===== Source material

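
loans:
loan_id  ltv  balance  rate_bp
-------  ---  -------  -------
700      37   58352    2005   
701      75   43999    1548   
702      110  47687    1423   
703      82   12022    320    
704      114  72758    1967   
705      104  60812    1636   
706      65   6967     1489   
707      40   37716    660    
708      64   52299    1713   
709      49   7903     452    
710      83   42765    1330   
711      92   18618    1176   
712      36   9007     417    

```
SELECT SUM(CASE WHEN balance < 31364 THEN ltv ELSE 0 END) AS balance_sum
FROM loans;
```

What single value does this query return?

324

loan_id=700: ✗
loan_id=701: ✗
loan_id=702: ✗
loan_id=703: ✓ → 82
loan_id=704: ✗
loan_id=705: ✗
loan_id=706: ✓ → 65
loan_id=707: ✗
loan_id=708: ✗
loan_id=709: ✓ → 49
loan_id=710: ✗
loan_id=711: ✓ → 92
loan_id=712: ✓ → 36
balance_sum = 82 + 65 + 49 + 92 + 36 = 324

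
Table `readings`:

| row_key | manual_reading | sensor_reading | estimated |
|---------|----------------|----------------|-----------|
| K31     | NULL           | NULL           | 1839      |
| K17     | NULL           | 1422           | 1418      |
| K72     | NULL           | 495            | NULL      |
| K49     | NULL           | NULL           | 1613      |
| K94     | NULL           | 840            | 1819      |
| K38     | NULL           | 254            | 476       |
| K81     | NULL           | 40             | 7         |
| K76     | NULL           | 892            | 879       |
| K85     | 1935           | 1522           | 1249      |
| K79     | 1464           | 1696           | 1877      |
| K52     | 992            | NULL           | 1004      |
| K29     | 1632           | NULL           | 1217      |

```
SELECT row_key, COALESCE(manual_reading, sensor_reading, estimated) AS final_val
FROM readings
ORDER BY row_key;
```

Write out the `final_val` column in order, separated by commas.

row_key=K17: manual_reading=NULL, sensor_reading=1422 → 1422
row_key=K29: manual_reading=1632 → 1632
row_key=K31: manual_reading=NULL, sensor_reading=NULL, estimated=1839 → 1839
row_key=K38: manual_reading=NULL, sensor_reading=254 → 254
row_key=K49: manual_reading=NULL, sensor_reading=NULL, estimated=1613 → 1613
row_key=K52: manual_reading=992 → 992
row_key=K72: manual_reading=NULL, sensor_reading=495 → 495
row_key=K76: manual_reading=NULL, sensor_reading=892 → 892
row_key=K79: manual_reading=1464 → 1464
row_key=K81: manual_reading=NULL, sensor_reading=40 → 40
row_key=K85: manual_reading=1935 → 1935
row_key=K94: manual_reading=NULL, sensor_reading=840 → 840

1422, 1632, 1839, 254, 1613, 992, 495, 892, 1464, 40, 1935, 840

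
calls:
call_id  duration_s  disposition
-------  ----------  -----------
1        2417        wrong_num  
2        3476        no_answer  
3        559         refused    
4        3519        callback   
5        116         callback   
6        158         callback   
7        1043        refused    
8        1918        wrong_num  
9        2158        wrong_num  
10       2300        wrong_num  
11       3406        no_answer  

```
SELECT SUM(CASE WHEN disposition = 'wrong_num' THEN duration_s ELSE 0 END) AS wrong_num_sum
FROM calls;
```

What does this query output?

8793

call_id=1: ✓ → 2417
call_id=2: ✗
call_id=3: ✗
call_id=4: ✗
call_id=5: ✗
call_id=6: ✗
call_id=7: ✗
call_id=8: ✓ → 1918
call_id=9: ✓ → 2158
call_id=10: ✓ → 2300
call_id=11: ✗
wrong_num_sum = 2417 + 1918 + 2158 + 2300 = 8793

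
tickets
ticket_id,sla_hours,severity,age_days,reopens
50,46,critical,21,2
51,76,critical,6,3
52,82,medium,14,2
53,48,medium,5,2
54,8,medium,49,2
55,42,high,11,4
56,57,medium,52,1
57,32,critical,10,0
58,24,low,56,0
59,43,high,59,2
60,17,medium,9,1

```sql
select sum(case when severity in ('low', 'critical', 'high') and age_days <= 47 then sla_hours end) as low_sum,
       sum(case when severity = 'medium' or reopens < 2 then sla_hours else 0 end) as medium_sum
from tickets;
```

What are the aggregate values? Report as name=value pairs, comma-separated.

[low_sum: severity in ('low', 'critical', 'high') and age_days <= 47]
ticket_id=50: ✓ → 46
ticket_id=51: ✓ → 76
ticket_id=52: ✗
ticket_id=53: ✗
ticket_id=54: ✗
ticket_id=55: ✓ → 42
ticket_id=56: ✗
ticket_id=57: ✓ → 32
ticket_id=58: ✗
ticket_id=59: ✗
ticket_id=60: ✗
low_sum = 46 + 76 + 42 + 32 = 196
—
[medium_sum: severity = 'medium' or reopens < 2]
ticket_id=50: ✗
ticket_id=51: ✗
ticket_id=52: ✓ → 82
ticket_id=53: ✓ → 48
ticket_id=54: ✓ → 8
ticket_id=55: ✗
ticket_id=56: ✓ → 57
ticket_id=57: ✓ → 32
ticket_id=58: ✓ → 24
ticket_id=59: ✗
ticket_id=60: ✓ → 17
medium_sum = 82 + 48 + 8 + 57 + 32 + 24 + 17 = 268

low_sum=196, medium_sum=268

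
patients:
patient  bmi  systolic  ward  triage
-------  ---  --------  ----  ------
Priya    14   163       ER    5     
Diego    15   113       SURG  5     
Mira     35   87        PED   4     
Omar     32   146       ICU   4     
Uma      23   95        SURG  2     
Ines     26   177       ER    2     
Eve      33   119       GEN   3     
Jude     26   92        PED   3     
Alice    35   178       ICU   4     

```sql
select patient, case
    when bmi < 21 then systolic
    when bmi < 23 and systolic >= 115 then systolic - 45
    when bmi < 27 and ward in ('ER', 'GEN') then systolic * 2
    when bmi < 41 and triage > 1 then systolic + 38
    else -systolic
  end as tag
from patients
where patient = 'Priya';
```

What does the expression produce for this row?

163

patient = Priya: bmi=14, systolic=163, ward=ER, triage=5.
bmi < 21 → true → 163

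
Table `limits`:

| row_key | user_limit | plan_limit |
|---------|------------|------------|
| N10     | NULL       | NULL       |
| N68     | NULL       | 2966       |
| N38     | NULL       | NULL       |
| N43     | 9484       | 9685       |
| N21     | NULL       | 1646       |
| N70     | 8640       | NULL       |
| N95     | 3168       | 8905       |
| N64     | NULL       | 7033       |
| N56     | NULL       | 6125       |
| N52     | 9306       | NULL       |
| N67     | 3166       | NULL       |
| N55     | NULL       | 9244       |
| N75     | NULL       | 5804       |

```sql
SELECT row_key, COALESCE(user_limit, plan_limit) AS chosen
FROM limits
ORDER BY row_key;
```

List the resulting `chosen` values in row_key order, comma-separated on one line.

NULL, 1646, NULL, 9484, 9306, 9244, 6125, 7033, 3166, 2966, 8640, 5804, 3168

row_key=N10: user_limit=NULL, plan_limit=NULL (all NULL) → NULL
row_key=N21: user_limit=NULL, plan_limit=1646 → 1646
row_key=N38: user_limit=NULL, plan_limit=NULL (all NULL) → NULL
row_key=N43: user_limit=9484 → 9484
row_key=N52: user_limit=9306 → 9306
row_key=N55: user_limit=NULL, plan_limit=9244 → 9244
row_key=N56: user_limit=NULL, plan_limit=6125 → 6125
row_key=N64: user_limit=NULL, plan_limit=7033 → 7033
row_key=N67: user_limit=3166 → 3166
row_key=N68: user_limit=NULL, plan_limit=2966 → 2966
row_key=N70: user_limit=8640 → 8640
row_key=N75: user_limit=NULL, plan_limit=5804 → 5804
row_key=N95: user_limit=3168 → 3168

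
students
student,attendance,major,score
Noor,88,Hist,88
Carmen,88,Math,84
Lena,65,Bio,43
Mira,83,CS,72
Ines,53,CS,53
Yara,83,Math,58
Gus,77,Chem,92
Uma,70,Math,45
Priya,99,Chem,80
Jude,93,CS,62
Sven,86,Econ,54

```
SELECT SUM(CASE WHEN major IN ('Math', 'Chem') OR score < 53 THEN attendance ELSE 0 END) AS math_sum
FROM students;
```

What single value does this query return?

482

student=Noor: ✗
student=Carmen: ✓ → 88
student=Lena: ✓ → 65
student=Mira: ✗
student=Ines: ✗
student=Yara: ✓ → 83
student=Gus: ✓ → 77
student=Uma: ✓ → 70
student=Priya: ✓ → 99
student=Jude: ✗
student=Sven: ✗
math_sum = 88 + 65 + 83 + 77 + 70 + 99 = 482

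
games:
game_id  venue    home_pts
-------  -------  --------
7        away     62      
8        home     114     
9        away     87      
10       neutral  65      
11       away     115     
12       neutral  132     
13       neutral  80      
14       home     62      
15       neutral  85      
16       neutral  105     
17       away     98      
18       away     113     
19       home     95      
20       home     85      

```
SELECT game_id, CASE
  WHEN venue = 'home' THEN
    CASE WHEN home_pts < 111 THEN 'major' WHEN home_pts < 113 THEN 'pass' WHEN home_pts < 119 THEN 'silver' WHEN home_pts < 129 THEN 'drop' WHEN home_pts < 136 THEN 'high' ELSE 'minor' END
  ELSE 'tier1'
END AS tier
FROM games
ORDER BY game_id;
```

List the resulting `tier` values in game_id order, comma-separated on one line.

game_id=7: venue='away' → outer ELSE → tier1
game_id=8: venue='home' → inner[home_pts < 119] → silver
game_id=9: venue='away' → outer ELSE → tier1
game_id=10: venue='neutral' → outer ELSE → tier1
game_id=11: venue='away' → outer ELSE → tier1
game_id=12: venue='neutral' → outer ELSE → tier1
game_id=13: venue='neutral' → outer ELSE → tier1
game_id=14: venue='home' → inner[home_pts < 111] → major
game_id=15: venue='neutral' → outer ELSE → tier1
game_id=16: venue='neutral' → outer ELSE → tier1
game_id=17: venue='away' → outer ELSE → tier1
game_id=18: venue='away' → outer ELSE → tier1
game_id=19: venue='home' → inner[home_pts < 111] → major
game_id=20: venue='home' → inner[home_pts < 111] → major

tier1, silver, tier1, tier1, tier1, tier1, tier1, major, tier1, tier1, tier1, tier1, major, major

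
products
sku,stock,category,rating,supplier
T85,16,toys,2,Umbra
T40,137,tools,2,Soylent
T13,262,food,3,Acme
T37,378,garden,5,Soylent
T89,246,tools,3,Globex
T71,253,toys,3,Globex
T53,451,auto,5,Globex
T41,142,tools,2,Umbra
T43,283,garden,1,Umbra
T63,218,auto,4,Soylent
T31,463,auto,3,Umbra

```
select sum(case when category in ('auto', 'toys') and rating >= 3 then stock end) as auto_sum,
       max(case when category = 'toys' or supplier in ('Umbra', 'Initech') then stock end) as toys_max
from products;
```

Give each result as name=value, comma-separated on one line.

[auto_sum: category in ('auto', 'toys') and rating >= 3]
sku=T85: ✗
sku=T40: ✗
sku=T13: ✗
sku=T37: ✗
sku=T89: ✗
sku=T71: ✓ → 253
sku=T53: ✓ → 451
sku=T41: ✗
sku=T43: ✗
sku=T63: ✓ → 218
sku=T31: ✓ → 463
auto_sum = 253 + 451 + 218 + 463 = 1385
—
[toys_max: category = 'toys' or supplier in ('Umbra', 'Initech')]
sku=T85: ✓ → 16
sku=T40: ✗
sku=T13: ✗
sku=T37: ✗
sku=T89: ✗
sku=T71: ✓ → 253
sku=T53: ✗
sku=T41: ✓ → 142
sku=T43: ✓ → 283
sku=T63: ✗
sku=T31: ✓ → 463
toys_max = MAX(16, 253, 142, 283, 463) = 463

auto_sum=1385, toys_max=463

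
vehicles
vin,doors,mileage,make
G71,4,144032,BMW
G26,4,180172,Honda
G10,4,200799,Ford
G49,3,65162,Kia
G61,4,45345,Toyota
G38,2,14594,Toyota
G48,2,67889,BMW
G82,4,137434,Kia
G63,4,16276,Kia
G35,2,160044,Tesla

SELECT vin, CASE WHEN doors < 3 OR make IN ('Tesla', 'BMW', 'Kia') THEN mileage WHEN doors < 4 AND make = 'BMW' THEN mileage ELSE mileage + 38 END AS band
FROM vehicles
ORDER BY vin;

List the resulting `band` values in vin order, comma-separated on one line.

200837, 180210, 160044, 14594, 67889, 65162, 45383, 16276, 144032, 137434

vin=G10: ELSE → 200837
vin=G26: ELSE → 180210
vin=G35: doors < 3 OR make IN ('Tesla', 'BMW', 'Kia') → 160044
vin=G38: doors < 3 OR make IN ('Tesla', 'BMW', 'Kia') → 14594
vin=G48: doors < 3 OR make IN ('Tesla', 'BMW', 'Kia') → 67889
vin=G49: doors < 3 OR make IN ('Tesla', 'BMW', 'Kia') → 65162
vin=G61: ELSE → 45383
vin=G63: doors < 3 OR make IN ('Tesla', 'BMW', 'Kia') → 16276
vin=G71: doors < 3 OR make IN ('Tesla', 'BMW', 'Kia') → 144032
vin=G82: doors < 3 OR make IN ('Tesla', 'BMW', 'Kia') → 137434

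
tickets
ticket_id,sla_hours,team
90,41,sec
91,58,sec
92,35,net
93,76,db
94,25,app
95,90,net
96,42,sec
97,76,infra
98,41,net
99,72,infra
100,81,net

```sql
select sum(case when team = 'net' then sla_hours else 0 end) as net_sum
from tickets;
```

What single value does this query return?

ticket_id=90: ✗
ticket_id=91: ✗
ticket_id=92: ✓ → 35
ticket_id=93: ✗
ticket_id=94: ✗
ticket_id=95: ✓ → 90
ticket_id=96: ✗
ticket_id=97: ✗
ticket_id=98: ✓ → 41
ticket_id=99: ✗
ticket_id=100: ✓ → 81
net_sum = 35 + 90 + 41 + 81 = 247

247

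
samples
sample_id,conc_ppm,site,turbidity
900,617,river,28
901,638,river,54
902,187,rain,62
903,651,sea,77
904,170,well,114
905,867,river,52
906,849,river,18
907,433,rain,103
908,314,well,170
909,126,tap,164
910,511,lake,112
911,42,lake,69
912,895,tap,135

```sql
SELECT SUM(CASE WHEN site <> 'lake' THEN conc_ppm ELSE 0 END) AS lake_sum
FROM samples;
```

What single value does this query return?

sample_id=900: ✓ → 617
sample_id=901: ✓ → 638
sample_id=902: ✓ → 187
sample_id=903: ✓ → 651
sample_id=904: ✓ → 170
sample_id=905: ✓ → 867
sample_id=906: ✓ → 849
sample_id=907: ✓ → 433
sample_id=908: ✓ → 314
sample_id=909: ✓ → 126
sample_id=910: ✗
sample_id=911: ✗
sample_id=912: ✓ → 895
lake_sum = 617 + 638 + 187 + 651 + 170 + 867 + 849 + 433 + 314 + 126 + 895 = 5747

5747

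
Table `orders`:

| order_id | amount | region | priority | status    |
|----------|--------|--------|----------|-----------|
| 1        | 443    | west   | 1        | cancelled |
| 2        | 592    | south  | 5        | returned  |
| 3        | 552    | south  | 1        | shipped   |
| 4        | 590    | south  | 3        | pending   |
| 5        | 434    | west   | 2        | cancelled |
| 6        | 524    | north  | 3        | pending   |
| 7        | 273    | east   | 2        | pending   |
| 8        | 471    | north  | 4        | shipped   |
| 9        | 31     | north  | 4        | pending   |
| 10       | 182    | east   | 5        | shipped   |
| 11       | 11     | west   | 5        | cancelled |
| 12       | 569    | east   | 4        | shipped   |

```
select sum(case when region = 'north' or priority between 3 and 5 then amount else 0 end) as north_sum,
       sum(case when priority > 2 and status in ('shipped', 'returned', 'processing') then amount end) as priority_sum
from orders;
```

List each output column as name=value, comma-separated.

north_sum=2970, priority_sum=1814

[north_sum: region = 'north' or priority between 3 and 5]
order_id=1: ✗
order_id=2: ✓ → 592
order_id=3: ✗
order_id=4: ✓ → 590
order_id=5: ✗
order_id=6: ✓ → 524
order_id=7: ✗
order_id=8: ✓ → 471
order_id=9: ✓ → 31
order_id=10: ✓ → 182
order_id=11: ✓ → 11
order_id=12: ✓ → 569
north_sum = 592 + 590 + 524 + 471 + 31 + 182 + 11 + 569 = 2970
—
[priority_sum: priority > 2 and status in ('shipped', 'returned', 'processing')]
order_id=1: ✗
order_id=2: ✓ → 592
order_id=3: ✗
order_id=4: ✗
order_id=5: ✗
order_id=6: ✗
order_id=7: ✗
order_id=8: ✓ → 471
order_id=9: ✗
order_id=10: ✓ → 182
order_id=11: ✗
order_id=12: ✓ → 569
priority_sum = 592 + 471 + 182 + 569 = 1814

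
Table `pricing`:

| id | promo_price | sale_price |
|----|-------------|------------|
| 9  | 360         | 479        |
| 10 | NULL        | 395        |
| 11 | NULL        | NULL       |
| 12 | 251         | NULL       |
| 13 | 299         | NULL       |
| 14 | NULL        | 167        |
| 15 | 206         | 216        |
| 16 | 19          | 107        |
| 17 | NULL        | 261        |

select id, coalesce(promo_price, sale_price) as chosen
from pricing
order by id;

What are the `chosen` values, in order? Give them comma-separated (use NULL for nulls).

360, 395, NULL, 251, 299, 167, 206, 19, 261

id=9: promo_price=360 → 360
id=10: promo_price=NULL, sale_price=395 → 395
id=11: promo_price=NULL, sale_price=NULL (all NULL) → NULL
id=12: promo_price=251 → 251
id=13: promo_price=299 → 299
id=14: promo_price=NULL, sale_price=167 → 167
id=15: promo_price=206 → 206
id=16: promo_price=19 → 19
id=17: promo_price=NULL, sale_price=261 → 261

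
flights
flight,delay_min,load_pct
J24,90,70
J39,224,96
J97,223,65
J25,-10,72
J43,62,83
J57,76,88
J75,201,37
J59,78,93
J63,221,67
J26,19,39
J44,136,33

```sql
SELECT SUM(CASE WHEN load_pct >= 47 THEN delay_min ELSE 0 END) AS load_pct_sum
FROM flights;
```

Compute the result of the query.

964

flight=J24: ✓ → 90
flight=J39: ✓ → 224
flight=J97: ✓ → 223
flight=J25: ✓ → -10
flight=J43: ✓ → 62
flight=J57: ✓ → 76
flight=J75: ✗
flight=J59: ✓ → 78
flight=J63: ✓ → 221
flight=J26: ✗
flight=J44: ✗
load_pct_sum = 90 + 224 + 223 + -10 + 62 + 76 + 78 + 221 = 964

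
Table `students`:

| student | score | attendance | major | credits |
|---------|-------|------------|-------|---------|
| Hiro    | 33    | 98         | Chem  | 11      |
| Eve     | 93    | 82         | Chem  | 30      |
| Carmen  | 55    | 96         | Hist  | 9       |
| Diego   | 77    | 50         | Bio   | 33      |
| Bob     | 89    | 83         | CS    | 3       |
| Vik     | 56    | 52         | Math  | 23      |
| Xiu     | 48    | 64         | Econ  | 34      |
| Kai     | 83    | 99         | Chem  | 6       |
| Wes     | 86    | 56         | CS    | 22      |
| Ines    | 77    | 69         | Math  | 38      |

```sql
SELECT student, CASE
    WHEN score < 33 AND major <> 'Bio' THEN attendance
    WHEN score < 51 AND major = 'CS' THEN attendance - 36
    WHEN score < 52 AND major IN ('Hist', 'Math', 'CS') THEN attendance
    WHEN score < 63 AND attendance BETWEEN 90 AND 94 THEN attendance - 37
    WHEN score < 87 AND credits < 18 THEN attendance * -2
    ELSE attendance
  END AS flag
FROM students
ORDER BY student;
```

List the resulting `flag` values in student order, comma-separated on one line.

83, -192, 50, 82, -196, 69, -198, 52, 56, 64

student=Bob: ELSE → 83
student=Carmen: score < 87 AND credits < 18 → -192
student=Diego: ELSE → 50
student=Eve: ELSE → 82
student=Hiro: score < 87 AND credits < 18 → -196
student=Ines: ELSE → 69
student=Kai: score < 87 AND credits < 18 → -198
student=Vik: ELSE → 52
student=Wes: ELSE → 56
student=Xiu: ELSE → 64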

==========

Exercise prompt> Each line in the records above that contains the word "Globex" must be copied.

Solution to this problem>
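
T89,246,tools,3,Globex
T71,253,toys,3,Globex
T53,451,auto,5,Globex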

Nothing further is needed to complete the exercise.